> Problem statement:
Set down exactly the lines from the one containing "6. bank=1 row=3" through the end of the records below, both included, and nothing else.

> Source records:
>>

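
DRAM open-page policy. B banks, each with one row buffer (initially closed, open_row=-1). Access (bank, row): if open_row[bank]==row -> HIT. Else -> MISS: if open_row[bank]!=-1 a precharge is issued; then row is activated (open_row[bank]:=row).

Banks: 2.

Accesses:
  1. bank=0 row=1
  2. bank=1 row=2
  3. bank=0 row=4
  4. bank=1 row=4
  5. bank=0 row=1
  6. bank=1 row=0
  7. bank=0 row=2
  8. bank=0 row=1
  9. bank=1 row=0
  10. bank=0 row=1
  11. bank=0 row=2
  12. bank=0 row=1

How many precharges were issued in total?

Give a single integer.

Answer: 8

Derivation:
Acc 1: bank0 row1 -> MISS (open row1); precharges=0
Acc 2: bank1 row2 -> MISS (open row2); precharges=0
Acc 3: bank0 row4 -> MISS (open row4); precharges=1
Acc 4: bank1 row4 -> MISS (open row4); precharges=2
Acc 5: bank0 row1 -> MISS (open row1); precharges=3
Acc 6: bank1 row0 -> MISS (open row0); precharges=4
Acc 7: bank0 row2 -> MISS (open row2); precharges=5
Acc 8: bank0 row1 -> MISS (open row1); precharges=6
Acc 9: bank1 row0 -> HIT
Acc 10: bank0 row1 -> HIT
Acc 11: bank0 row2 -> MISS (open row2); precharges=7
Acc 12: bank0 row1 -> MISS (open row1); precharges=8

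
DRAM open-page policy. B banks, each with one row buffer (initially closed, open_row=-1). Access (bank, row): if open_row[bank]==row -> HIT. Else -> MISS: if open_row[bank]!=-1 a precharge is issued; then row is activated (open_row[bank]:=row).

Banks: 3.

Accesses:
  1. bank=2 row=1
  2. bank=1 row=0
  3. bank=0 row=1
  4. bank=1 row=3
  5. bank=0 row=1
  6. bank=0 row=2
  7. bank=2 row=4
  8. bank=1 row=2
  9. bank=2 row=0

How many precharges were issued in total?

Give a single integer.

Acc 1: bank2 row1 -> MISS (open row1); precharges=0
Acc 2: bank1 row0 -> MISS (open row0); precharges=0
Acc 3: bank0 row1 -> MISS (open row1); precharges=0
Acc 4: bank1 row3 -> MISS (open row3); precharges=1
Acc 5: bank0 row1 -> HIT
Acc 6: bank0 row2 -> MISS (open row2); precharges=2
Acc 7: bank2 row4 -> MISS (open row4); precharges=3
Acc 8: bank1 row2 -> MISS (open row2); precharges=4
Acc 9: bank2 row0 -> MISS (open row0); precharges=5

Answer: 5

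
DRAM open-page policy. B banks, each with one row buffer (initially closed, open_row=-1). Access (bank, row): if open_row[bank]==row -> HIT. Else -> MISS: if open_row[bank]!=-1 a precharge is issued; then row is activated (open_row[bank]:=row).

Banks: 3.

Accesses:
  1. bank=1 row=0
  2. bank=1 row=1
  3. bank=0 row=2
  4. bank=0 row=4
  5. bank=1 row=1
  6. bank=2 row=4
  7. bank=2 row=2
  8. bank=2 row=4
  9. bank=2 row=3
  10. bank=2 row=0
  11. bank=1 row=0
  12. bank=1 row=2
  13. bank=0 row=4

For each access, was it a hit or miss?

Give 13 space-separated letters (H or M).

Acc 1: bank1 row0 -> MISS (open row0); precharges=0
Acc 2: bank1 row1 -> MISS (open row1); precharges=1
Acc 3: bank0 row2 -> MISS (open row2); precharges=1
Acc 4: bank0 row4 -> MISS (open row4); precharges=2
Acc 5: bank1 row1 -> HIT
Acc 6: bank2 row4 -> MISS (open row4); precharges=2
Acc 7: bank2 row2 -> MISS (open row2); precharges=3
Acc 8: bank2 row4 -> MISS (open row4); precharges=4
Acc 9: bank2 row3 -> MISS (open row3); precharges=5
Acc 10: bank2 row0 -> MISS (open row0); precharges=6
Acc 11: bank1 row0 -> MISS (open row0); precharges=7
Acc 12: bank1 row2 -> MISS (open row2); precharges=8
Acc 13: bank0 row4 -> HIT

Answer: M M M M H M M M M M M M H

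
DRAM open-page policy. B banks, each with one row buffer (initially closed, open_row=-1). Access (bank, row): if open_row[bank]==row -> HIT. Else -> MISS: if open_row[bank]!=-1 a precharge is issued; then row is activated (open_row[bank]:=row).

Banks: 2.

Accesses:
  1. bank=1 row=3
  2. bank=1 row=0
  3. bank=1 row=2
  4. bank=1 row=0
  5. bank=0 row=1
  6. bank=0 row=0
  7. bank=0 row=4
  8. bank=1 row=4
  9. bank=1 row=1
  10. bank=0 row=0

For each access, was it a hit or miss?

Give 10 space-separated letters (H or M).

Acc 1: bank1 row3 -> MISS (open row3); precharges=0
Acc 2: bank1 row0 -> MISS (open row0); precharges=1
Acc 3: bank1 row2 -> MISS (open row2); precharges=2
Acc 4: bank1 row0 -> MISS (open row0); precharges=3
Acc 5: bank0 row1 -> MISS (open row1); precharges=3
Acc 6: bank0 row0 -> MISS (open row0); precharges=4
Acc 7: bank0 row4 -> MISS (open row4); precharges=5
Acc 8: bank1 row4 -> MISS (open row4); precharges=6
Acc 9: bank1 row1 -> MISS (open row1); precharges=7
Acc 10: bank0 row0 -> MISS (open row0); precharges=8

Answer: M M M M M M M M M M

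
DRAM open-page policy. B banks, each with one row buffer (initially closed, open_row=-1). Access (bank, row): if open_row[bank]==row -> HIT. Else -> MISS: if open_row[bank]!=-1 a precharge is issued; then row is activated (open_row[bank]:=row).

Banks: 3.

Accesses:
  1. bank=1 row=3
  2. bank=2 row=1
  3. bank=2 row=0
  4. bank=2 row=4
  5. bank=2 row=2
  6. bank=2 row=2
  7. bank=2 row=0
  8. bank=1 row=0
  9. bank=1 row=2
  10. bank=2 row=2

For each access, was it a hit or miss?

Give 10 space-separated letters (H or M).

Acc 1: bank1 row3 -> MISS (open row3); precharges=0
Acc 2: bank2 row1 -> MISS (open row1); precharges=0
Acc 3: bank2 row0 -> MISS (open row0); precharges=1
Acc 4: bank2 row4 -> MISS (open row4); precharges=2
Acc 5: bank2 row2 -> MISS (open row2); precharges=3
Acc 6: bank2 row2 -> HIT
Acc 7: bank2 row0 -> MISS (open row0); precharges=4
Acc 8: bank1 row0 -> MISS (open row0); precharges=5
Acc 9: bank1 row2 -> MISS (open row2); precharges=6
Acc 10: bank2 row2 -> MISS (open row2); precharges=7

Answer: M M M M M H M M M M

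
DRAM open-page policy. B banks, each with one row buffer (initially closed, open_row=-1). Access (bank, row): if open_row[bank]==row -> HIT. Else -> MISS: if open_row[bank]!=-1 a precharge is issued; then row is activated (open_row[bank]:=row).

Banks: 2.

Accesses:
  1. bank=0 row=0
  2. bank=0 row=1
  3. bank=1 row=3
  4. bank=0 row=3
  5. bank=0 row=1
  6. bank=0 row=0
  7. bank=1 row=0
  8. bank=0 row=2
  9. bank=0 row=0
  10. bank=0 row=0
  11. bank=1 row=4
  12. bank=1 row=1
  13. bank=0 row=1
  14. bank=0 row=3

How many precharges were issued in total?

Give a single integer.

Answer: 11

Derivation:
Acc 1: bank0 row0 -> MISS (open row0); precharges=0
Acc 2: bank0 row1 -> MISS (open row1); precharges=1
Acc 3: bank1 row3 -> MISS (open row3); precharges=1
Acc 4: bank0 row3 -> MISS (open row3); precharges=2
Acc 5: bank0 row1 -> MISS (open row1); precharges=3
Acc 6: bank0 row0 -> MISS (open row0); precharges=4
Acc 7: bank1 row0 -> MISS (open row0); precharges=5
Acc 8: bank0 row2 -> MISS (open row2); precharges=6
Acc 9: bank0 row0 -> MISS (open row0); precharges=7
Acc 10: bank0 row0 -> HIT
Acc 11: bank1 row4 -> MISS (open row4); precharges=8
Acc 12: bank1 row1 -> MISS (open row1); precharges=9
Acc 13: bank0 row1 -> MISS (open row1); precharges=10
Acc 14: bank0 row3 -> MISS (open row3); precharges=11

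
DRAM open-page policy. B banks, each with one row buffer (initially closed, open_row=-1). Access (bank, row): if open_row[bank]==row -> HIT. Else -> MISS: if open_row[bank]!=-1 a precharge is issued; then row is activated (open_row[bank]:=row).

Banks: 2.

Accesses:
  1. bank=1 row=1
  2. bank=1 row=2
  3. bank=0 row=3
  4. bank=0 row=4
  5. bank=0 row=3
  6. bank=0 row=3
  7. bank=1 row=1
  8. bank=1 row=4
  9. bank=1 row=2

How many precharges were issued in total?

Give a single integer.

Acc 1: bank1 row1 -> MISS (open row1); precharges=0
Acc 2: bank1 row2 -> MISS (open row2); precharges=1
Acc 3: bank0 row3 -> MISS (open row3); precharges=1
Acc 4: bank0 row4 -> MISS (open row4); precharges=2
Acc 5: bank0 row3 -> MISS (open row3); precharges=3
Acc 6: bank0 row3 -> HIT
Acc 7: bank1 row1 -> MISS (open row1); precharges=4
Acc 8: bank1 row4 -> MISS (open row4); precharges=5
Acc 9: bank1 row2 -> MISS (open row2); precharges=6

Answer: 6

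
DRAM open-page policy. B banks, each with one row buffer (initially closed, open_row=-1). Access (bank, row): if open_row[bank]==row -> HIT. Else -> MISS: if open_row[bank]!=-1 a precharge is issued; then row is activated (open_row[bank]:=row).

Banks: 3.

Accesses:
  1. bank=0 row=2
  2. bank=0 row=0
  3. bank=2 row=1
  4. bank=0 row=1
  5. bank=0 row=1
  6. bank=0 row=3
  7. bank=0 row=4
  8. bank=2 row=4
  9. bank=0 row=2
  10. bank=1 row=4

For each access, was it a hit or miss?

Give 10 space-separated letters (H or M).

Acc 1: bank0 row2 -> MISS (open row2); precharges=0
Acc 2: bank0 row0 -> MISS (open row0); precharges=1
Acc 3: bank2 row1 -> MISS (open row1); precharges=1
Acc 4: bank0 row1 -> MISS (open row1); precharges=2
Acc 5: bank0 row1 -> HIT
Acc 6: bank0 row3 -> MISS (open row3); precharges=3
Acc 7: bank0 row4 -> MISS (open row4); precharges=4
Acc 8: bank2 row4 -> MISS (open row4); precharges=5
Acc 9: bank0 row2 -> MISS (open row2); precharges=6
Acc 10: bank1 row4 -> MISS (open row4); precharges=6

Answer: M M M M H M M M M M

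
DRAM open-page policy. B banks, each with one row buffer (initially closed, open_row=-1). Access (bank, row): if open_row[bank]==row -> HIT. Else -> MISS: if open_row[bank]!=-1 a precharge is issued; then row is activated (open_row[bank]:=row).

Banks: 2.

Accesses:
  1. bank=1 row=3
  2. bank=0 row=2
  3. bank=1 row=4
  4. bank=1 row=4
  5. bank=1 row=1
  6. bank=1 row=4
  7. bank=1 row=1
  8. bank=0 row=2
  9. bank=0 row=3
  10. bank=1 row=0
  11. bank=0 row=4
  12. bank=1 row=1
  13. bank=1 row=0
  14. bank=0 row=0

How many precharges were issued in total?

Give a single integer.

Acc 1: bank1 row3 -> MISS (open row3); precharges=0
Acc 2: bank0 row2 -> MISS (open row2); precharges=0
Acc 3: bank1 row4 -> MISS (open row4); precharges=1
Acc 4: bank1 row4 -> HIT
Acc 5: bank1 row1 -> MISS (open row1); precharges=2
Acc 6: bank1 row4 -> MISS (open row4); precharges=3
Acc 7: bank1 row1 -> MISS (open row1); precharges=4
Acc 8: bank0 row2 -> HIT
Acc 9: bank0 row3 -> MISS (open row3); precharges=5
Acc 10: bank1 row0 -> MISS (open row0); precharges=6
Acc 11: bank0 row4 -> MISS (open row4); precharges=7
Acc 12: bank1 row1 -> MISS (open row1); precharges=8
Acc 13: bank1 row0 -> MISS (open row0); precharges=9
Acc 14: bank0 row0 -> MISS (open row0); precharges=10

Answer: 10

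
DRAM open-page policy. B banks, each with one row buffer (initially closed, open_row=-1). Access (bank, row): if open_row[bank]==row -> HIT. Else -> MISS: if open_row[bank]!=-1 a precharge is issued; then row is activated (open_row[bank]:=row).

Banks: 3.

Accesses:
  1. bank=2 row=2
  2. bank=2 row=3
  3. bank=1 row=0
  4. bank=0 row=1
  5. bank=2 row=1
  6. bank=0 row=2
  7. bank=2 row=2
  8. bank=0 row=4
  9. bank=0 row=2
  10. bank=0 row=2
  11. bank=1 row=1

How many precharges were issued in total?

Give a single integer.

Answer: 7

Derivation:
Acc 1: bank2 row2 -> MISS (open row2); precharges=0
Acc 2: bank2 row3 -> MISS (open row3); precharges=1
Acc 3: bank1 row0 -> MISS (open row0); precharges=1
Acc 4: bank0 row1 -> MISS (open row1); precharges=1
Acc 5: bank2 row1 -> MISS (open row1); precharges=2
Acc 6: bank0 row2 -> MISS (open row2); precharges=3
Acc 7: bank2 row2 -> MISS (open row2); precharges=4
Acc 8: bank0 row4 -> MISS (open row4); precharges=5
Acc 9: bank0 row2 -> MISS (open row2); precharges=6
Acc 10: bank0 row2 -> HIT
Acc 11: bank1 row1 -> MISS (open row1); precharges=7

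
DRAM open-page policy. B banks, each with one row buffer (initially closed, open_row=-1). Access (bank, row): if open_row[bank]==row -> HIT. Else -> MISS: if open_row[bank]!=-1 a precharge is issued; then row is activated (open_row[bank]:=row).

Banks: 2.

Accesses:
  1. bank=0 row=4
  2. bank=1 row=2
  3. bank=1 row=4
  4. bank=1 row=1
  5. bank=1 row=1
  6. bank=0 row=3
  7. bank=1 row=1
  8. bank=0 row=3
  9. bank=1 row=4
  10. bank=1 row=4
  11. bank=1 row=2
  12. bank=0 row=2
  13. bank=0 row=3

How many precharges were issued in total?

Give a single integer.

Acc 1: bank0 row4 -> MISS (open row4); precharges=0
Acc 2: bank1 row2 -> MISS (open row2); precharges=0
Acc 3: bank1 row4 -> MISS (open row4); precharges=1
Acc 4: bank1 row1 -> MISS (open row1); precharges=2
Acc 5: bank1 row1 -> HIT
Acc 6: bank0 row3 -> MISS (open row3); precharges=3
Acc 7: bank1 row1 -> HIT
Acc 8: bank0 row3 -> HIT
Acc 9: bank1 row4 -> MISS (open row4); precharges=4
Acc 10: bank1 row4 -> HIT
Acc 11: bank1 row2 -> MISS (open row2); precharges=5
Acc 12: bank0 row2 -> MISS (open row2); precharges=6
Acc 13: bank0 row3 -> MISS (open row3); precharges=7

Answer: 7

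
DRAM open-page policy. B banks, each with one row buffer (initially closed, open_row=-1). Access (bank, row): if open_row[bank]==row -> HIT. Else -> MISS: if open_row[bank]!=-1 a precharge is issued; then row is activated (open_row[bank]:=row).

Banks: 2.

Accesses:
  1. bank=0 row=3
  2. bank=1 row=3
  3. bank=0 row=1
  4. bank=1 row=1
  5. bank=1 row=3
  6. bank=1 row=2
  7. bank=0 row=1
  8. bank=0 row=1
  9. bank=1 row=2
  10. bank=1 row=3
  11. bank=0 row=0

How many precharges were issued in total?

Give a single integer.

Acc 1: bank0 row3 -> MISS (open row3); precharges=0
Acc 2: bank1 row3 -> MISS (open row3); precharges=0
Acc 3: bank0 row1 -> MISS (open row1); precharges=1
Acc 4: bank1 row1 -> MISS (open row1); precharges=2
Acc 5: bank1 row3 -> MISS (open row3); precharges=3
Acc 6: bank1 row2 -> MISS (open row2); precharges=4
Acc 7: bank0 row1 -> HIT
Acc 8: bank0 row1 -> HIT
Acc 9: bank1 row2 -> HIT
Acc 10: bank1 row3 -> MISS (open row3); precharges=5
Acc 11: bank0 row0 -> MISS (open row0); precharges=6

Answer: 6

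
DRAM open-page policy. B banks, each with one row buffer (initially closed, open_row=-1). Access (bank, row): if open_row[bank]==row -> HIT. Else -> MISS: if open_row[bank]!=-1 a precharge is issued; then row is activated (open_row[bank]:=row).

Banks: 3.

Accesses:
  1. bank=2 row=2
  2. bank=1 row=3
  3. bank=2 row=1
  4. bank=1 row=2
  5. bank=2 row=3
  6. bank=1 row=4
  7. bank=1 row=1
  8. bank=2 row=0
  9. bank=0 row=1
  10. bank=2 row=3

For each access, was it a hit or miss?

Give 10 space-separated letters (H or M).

Acc 1: bank2 row2 -> MISS (open row2); precharges=0
Acc 2: bank1 row3 -> MISS (open row3); precharges=0
Acc 3: bank2 row1 -> MISS (open row1); precharges=1
Acc 4: bank1 row2 -> MISS (open row2); precharges=2
Acc 5: bank2 row3 -> MISS (open row3); precharges=3
Acc 6: bank1 row4 -> MISS (open row4); precharges=4
Acc 7: bank1 row1 -> MISS (open row1); precharges=5
Acc 8: bank2 row0 -> MISS (open row0); precharges=6
Acc 9: bank0 row1 -> MISS (open row1); precharges=6
Acc 10: bank2 row3 -> MISS (open row3); precharges=7

Answer: M M M M M M M M M M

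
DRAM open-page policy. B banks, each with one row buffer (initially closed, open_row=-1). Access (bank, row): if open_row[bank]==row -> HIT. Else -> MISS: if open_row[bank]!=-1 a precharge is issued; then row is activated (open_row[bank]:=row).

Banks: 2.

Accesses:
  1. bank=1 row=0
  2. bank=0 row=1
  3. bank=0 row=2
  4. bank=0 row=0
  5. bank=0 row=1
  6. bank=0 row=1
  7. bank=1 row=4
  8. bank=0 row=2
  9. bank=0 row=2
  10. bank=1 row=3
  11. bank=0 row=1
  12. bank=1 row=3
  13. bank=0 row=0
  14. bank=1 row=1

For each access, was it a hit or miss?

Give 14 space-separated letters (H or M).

Acc 1: bank1 row0 -> MISS (open row0); precharges=0
Acc 2: bank0 row1 -> MISS (open row1); precharges=0
Acc 3: bank0 row2 -> MISS (open row2); precharges=1
Acc 4: bank0 row0 -> MISS (open row0); precharges=2
Acc 5: bank0 row1 -> MISS (open row1); precharges=3
Acc 6: bank0 row1 -> HIT
Acc 7: bank1 row4 -> MISS (open row4); precharges=4
Acc 8: bank0 row2 -> MISS (open row2); precharges=5
Acc 9: bank0 row2 -> HIT
Acc 10: bank1 row3 -> MISS (open row3); precharges=6
Acc 11: bank0 row1 -> MISS (open row1); precharges=7
Acc 12: bank1 row3 -> HIT
Acc 13: bank0 row0 -> MISS (open row0); precharges=8
Acc 14: bank1 row1 -> MISS (open row1); precharges=9

Answer: M M M M M H M M H M M H M M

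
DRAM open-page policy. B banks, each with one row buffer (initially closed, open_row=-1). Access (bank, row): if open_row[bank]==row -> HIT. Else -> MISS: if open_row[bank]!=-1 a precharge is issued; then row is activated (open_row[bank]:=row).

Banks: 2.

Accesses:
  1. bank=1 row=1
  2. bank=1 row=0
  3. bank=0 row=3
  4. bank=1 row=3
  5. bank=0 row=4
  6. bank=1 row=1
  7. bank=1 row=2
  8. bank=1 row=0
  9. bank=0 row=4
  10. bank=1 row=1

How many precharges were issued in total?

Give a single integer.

Answer: 7

Derivation:
Acc 1: bank1 row1 -> MISS (open row1); precharges=0
Acc 2: bank1 row0 -> MISS (open row0); precharges=1
Acc 3: bank0 row3 -> MISS (open row3); precharges=1
Acc 4: bank1 row3 -> MISS (open row3); precharges=2
Acc 5: bank0 row4 -> MISS (open row4); precharges=3
Acc 6: bank1 row1 -> MISS (open row1); precharges=4
Acc 7: bank1 row2 -> MISS (open row2); precharges=5
Acc 8: bank1 row0 -> MISS (open row0); precharges=6
Acc 9: bank0 row4 -> HIT
Acc 10: bank1 row1 -> MISS (open row1); precharges=7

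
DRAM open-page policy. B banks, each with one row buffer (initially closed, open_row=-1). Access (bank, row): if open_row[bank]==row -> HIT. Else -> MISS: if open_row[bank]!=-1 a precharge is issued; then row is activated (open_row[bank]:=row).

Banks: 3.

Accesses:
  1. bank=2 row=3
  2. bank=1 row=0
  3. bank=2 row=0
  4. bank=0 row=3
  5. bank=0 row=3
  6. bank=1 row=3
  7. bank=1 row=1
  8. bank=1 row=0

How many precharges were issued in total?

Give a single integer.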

<<

> Task result:
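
  6. bank=1 row=3
  7. bank=1 row=1
  8. bank=1 row=0

How many precharges were issued in total?

Give a single integer.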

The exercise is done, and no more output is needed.